[Exercise description]: In the records that follow, find each line containing "gene" and copy it.

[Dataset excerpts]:
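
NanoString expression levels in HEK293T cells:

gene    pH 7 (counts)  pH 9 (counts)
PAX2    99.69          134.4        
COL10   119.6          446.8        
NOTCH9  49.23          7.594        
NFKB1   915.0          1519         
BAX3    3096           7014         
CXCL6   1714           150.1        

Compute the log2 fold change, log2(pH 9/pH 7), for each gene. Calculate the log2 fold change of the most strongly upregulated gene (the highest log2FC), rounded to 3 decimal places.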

[Completed exercise]:
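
gene    pH 7 (counts)  pH 9 (counts)
Compute the log2 fold change, log2(pH 9/pH 7), for each gene. Calculate the log2 fold change of the most strongly upregulated gene (the highest log2FC), rounded to 3 decimal places.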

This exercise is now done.